===== EXTRACTED ENTRIES =====

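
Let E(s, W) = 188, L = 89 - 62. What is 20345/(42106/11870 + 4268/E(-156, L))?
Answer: 5675136025/7322136 ≈ 775.07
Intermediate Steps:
L = 27
20345/(42106/11870 + 4268/E(-156, L)) = 20345/(42106/11870 + 4268/188) = 20345/(42106*(1/11870) + 4268*(1/188)) = 20345/(21053/5935 + 1067/47) = 20345/(7322136/278945) = 20345*(278945/7322136) = 5675136025/7322136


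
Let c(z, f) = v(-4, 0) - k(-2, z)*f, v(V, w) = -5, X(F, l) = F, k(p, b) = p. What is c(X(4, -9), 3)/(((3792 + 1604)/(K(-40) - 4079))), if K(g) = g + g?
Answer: -4159/5396 ≈ -0.77076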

=====

- [EXERCISE DESCRIPTION] Go through the material above and copy each line that holds the string "What".

- [SOLVED PROBLEM]
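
Let E(s, W) = 188, L = 89 - 62. What is 20345/(42106/11870 + 4268/E(-156, L))?
Let c(z, f) = v(-4, 0) - k(-2, z)*f, v(V, w) = -5, X(F, l) = F, k(p, b) = p. What is c(X(4, -9), 3)/(((3792 + 1604)/(K(-40) - 4079))), if K(g) = g + g?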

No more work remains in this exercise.